* Task instructions: Everything from the line containing "If 370 J reaches" to the last line of the data below should be copied word for word, and nothing else.

* Data shown:
-=-=-
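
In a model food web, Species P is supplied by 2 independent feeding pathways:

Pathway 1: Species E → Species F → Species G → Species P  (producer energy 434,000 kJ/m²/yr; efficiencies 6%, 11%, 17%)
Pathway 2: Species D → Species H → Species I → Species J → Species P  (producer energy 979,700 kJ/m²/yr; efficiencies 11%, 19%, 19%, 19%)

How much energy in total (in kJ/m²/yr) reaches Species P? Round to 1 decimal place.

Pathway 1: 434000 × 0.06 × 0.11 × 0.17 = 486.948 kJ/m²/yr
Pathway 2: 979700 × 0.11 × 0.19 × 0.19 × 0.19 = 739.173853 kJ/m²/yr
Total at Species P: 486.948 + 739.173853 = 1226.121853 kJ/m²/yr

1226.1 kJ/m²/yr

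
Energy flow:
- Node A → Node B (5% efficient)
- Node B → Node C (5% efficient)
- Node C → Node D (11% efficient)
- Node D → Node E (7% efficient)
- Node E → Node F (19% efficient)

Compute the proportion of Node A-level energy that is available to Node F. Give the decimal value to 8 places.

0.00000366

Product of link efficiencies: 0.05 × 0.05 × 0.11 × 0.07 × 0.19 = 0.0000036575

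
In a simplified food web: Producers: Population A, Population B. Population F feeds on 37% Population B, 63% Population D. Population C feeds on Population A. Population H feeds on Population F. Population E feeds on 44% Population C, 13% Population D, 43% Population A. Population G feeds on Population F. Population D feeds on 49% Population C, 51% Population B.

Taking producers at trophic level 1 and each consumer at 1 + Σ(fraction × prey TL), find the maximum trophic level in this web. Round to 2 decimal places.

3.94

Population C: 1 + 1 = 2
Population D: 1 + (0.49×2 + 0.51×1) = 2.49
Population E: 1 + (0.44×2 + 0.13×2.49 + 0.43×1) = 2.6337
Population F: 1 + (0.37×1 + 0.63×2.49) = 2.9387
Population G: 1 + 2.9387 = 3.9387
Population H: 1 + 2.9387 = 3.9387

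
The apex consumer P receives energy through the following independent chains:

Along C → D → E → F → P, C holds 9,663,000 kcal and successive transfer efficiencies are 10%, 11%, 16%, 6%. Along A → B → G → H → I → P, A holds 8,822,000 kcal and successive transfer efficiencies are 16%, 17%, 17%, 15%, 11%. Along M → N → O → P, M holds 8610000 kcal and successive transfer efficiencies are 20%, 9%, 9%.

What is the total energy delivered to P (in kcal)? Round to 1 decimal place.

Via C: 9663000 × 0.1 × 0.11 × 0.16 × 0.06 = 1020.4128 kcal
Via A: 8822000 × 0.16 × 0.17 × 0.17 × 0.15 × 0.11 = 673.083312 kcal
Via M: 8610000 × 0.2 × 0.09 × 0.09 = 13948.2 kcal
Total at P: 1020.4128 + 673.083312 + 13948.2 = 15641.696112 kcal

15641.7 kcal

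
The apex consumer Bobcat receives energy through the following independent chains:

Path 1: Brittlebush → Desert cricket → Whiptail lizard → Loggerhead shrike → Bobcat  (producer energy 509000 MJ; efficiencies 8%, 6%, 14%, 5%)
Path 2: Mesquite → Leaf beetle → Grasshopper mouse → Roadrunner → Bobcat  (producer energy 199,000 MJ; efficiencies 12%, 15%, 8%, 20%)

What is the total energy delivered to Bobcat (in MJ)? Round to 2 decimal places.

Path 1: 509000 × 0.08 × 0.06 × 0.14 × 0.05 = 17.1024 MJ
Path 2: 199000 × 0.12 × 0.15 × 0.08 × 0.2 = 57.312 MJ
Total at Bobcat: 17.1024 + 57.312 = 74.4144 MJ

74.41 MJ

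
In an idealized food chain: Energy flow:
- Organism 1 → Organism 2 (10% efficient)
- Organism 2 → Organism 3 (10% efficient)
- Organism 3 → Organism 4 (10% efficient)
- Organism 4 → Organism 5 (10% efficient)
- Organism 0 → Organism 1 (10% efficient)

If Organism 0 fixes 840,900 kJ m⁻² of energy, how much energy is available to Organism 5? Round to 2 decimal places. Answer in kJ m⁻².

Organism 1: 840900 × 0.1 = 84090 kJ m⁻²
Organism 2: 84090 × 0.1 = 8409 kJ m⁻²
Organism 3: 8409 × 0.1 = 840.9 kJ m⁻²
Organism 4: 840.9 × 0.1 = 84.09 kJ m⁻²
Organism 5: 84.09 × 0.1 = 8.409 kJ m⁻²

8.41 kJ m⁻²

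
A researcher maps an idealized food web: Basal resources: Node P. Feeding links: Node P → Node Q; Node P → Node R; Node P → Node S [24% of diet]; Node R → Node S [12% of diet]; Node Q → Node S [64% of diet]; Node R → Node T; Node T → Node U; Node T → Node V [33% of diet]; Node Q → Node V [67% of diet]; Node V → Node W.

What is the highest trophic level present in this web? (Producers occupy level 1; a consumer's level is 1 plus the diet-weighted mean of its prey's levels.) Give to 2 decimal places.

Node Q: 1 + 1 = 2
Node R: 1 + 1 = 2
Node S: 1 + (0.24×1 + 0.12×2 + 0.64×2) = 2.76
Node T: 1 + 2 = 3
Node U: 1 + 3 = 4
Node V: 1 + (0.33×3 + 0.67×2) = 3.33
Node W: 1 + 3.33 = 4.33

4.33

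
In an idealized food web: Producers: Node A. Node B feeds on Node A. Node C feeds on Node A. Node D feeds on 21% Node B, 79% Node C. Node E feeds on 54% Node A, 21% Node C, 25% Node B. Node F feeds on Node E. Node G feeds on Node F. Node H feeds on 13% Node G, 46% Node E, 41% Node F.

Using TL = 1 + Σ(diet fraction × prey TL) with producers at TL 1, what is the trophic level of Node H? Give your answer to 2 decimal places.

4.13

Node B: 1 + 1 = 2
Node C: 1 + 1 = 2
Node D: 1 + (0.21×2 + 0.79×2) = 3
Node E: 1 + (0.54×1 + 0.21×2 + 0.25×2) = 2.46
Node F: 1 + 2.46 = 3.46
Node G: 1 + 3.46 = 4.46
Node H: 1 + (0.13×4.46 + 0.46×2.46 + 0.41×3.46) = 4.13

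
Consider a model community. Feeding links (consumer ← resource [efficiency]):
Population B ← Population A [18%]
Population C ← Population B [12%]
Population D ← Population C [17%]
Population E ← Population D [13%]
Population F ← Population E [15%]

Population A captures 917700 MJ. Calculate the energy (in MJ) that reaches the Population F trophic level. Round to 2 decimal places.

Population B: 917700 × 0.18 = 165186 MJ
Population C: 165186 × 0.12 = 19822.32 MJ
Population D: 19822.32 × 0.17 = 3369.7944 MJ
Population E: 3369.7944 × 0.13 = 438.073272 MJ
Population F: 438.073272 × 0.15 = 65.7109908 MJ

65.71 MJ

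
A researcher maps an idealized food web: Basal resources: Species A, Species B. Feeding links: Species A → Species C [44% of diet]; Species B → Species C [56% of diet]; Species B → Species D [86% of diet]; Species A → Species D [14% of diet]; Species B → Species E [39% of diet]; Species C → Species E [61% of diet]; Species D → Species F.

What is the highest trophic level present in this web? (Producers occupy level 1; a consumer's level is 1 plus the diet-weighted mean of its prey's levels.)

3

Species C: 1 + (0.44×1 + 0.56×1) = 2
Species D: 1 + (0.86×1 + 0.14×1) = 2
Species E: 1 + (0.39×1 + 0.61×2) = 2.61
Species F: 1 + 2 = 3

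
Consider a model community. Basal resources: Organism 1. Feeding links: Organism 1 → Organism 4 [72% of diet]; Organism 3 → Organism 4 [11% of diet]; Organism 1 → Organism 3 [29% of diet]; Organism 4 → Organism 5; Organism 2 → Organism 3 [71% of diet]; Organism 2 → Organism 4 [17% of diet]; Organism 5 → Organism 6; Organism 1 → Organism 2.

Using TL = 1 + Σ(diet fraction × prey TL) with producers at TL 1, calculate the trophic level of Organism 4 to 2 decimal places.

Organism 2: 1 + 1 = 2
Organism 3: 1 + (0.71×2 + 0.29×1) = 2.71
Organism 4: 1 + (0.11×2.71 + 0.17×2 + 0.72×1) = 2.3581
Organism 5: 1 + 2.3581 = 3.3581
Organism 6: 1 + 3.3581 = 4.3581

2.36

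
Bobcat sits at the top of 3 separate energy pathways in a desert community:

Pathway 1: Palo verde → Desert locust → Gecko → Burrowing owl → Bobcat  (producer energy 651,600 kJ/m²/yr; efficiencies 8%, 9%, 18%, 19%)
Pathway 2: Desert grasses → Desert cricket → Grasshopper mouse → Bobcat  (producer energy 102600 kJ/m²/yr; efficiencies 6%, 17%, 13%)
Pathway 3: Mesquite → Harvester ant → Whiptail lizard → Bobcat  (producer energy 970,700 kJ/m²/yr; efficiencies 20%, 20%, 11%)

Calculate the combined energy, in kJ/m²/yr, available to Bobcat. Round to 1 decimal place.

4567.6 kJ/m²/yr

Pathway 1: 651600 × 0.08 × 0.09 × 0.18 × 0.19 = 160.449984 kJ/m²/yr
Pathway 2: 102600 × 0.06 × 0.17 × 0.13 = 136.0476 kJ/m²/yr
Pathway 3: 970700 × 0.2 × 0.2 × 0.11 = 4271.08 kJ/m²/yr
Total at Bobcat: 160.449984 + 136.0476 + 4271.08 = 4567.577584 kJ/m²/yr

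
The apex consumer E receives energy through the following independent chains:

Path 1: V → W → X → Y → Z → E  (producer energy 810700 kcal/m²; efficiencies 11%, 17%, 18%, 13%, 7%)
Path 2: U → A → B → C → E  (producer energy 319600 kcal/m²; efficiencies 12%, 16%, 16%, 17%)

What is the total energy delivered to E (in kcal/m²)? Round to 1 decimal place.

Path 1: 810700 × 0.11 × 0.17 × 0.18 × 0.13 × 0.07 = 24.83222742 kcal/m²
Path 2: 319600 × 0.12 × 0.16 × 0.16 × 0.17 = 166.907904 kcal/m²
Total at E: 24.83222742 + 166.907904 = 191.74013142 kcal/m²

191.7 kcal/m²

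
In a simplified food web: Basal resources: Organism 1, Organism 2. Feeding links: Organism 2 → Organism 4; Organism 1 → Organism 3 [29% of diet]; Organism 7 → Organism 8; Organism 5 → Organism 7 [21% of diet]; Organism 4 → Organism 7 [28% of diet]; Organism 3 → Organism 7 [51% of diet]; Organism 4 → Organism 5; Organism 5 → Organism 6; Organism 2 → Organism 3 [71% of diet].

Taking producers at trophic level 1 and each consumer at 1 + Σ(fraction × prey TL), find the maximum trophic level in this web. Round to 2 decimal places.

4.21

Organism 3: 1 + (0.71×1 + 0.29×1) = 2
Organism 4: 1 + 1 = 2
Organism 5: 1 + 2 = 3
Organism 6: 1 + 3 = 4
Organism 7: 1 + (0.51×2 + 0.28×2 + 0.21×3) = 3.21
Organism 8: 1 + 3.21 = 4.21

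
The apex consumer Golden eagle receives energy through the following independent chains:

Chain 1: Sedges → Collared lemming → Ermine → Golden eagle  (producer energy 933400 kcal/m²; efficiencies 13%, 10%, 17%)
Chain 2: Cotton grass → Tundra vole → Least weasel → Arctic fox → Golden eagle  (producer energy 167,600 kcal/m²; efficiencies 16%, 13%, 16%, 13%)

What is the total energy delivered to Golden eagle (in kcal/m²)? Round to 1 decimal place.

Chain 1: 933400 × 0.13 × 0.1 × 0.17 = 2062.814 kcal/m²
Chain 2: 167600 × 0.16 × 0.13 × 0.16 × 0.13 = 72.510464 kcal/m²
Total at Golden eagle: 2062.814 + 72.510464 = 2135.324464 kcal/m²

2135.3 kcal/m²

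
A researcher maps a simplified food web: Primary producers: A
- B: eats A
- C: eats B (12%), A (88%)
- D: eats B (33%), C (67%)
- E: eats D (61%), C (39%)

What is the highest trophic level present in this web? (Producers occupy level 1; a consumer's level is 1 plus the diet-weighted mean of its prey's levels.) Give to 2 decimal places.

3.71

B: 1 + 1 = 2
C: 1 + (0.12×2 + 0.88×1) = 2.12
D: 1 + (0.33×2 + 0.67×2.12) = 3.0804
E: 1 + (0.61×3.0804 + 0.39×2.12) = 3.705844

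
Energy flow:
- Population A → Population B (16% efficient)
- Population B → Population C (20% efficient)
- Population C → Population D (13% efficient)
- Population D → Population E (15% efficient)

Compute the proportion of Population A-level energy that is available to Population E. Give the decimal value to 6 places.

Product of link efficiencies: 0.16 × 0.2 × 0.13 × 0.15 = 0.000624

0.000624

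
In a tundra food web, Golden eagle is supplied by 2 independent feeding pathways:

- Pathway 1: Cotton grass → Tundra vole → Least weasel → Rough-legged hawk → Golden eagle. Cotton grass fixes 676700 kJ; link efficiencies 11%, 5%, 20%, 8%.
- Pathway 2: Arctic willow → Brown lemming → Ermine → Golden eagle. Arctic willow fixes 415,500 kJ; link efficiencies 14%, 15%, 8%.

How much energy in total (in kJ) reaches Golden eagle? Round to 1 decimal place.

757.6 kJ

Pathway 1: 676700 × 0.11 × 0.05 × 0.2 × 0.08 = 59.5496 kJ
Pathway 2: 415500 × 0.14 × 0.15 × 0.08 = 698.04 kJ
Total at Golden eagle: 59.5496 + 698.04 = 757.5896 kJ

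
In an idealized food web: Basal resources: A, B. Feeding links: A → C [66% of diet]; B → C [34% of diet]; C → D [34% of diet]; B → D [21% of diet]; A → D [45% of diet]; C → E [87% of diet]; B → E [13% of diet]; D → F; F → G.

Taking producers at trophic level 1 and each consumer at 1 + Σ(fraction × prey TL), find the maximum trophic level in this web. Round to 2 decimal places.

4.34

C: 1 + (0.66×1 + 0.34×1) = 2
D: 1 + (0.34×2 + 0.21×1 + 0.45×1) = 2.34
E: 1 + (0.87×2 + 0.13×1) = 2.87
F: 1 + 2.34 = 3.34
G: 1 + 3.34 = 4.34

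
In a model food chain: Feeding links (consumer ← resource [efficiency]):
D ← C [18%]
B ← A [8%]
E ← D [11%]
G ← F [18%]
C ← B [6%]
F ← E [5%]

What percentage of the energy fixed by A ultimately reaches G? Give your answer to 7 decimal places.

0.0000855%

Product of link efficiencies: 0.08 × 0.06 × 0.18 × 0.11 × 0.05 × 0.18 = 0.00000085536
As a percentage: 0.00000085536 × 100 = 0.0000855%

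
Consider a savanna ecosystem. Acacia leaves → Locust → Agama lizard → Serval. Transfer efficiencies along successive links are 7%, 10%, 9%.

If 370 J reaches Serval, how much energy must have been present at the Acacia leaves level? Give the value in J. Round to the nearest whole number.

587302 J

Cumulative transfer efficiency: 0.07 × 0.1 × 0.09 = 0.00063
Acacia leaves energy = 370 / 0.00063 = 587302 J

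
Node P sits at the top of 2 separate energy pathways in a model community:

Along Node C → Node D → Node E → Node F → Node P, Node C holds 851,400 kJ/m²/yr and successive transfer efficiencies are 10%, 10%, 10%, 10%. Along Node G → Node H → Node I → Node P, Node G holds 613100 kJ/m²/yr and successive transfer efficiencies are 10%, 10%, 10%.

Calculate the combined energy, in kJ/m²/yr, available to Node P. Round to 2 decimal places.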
-=-=-
* Response box:
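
If 370 J reaches Serval, how much energy must have been present at the Acacia leaves level? Give the value in J. Round to the nearest whole number.

587302 J

Cumulative transfer efficiency: 0.07 × 0.1 × 0.09 = 0.00063
Acacia leaves energy = 370 / 0.00063 = 587302 J

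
Node P sits at the top of 2 separate energy pathways in a model community:

Along Node C → Node D → Node E → Node F → Node P, Node C holds 851,400 kJ/m²/yr and successive transfer efficiencies are 10%, 10%, 10%, 10%. Along Node G → Node H → Node I → Node P, Node G holds 613100 kJ/m²/yr and successive transfer efficiencies are 10%, 10%, 10%.

Calculate the combined energy, in kJ/m²/yr, available to Node P. Round to 2 decimal places.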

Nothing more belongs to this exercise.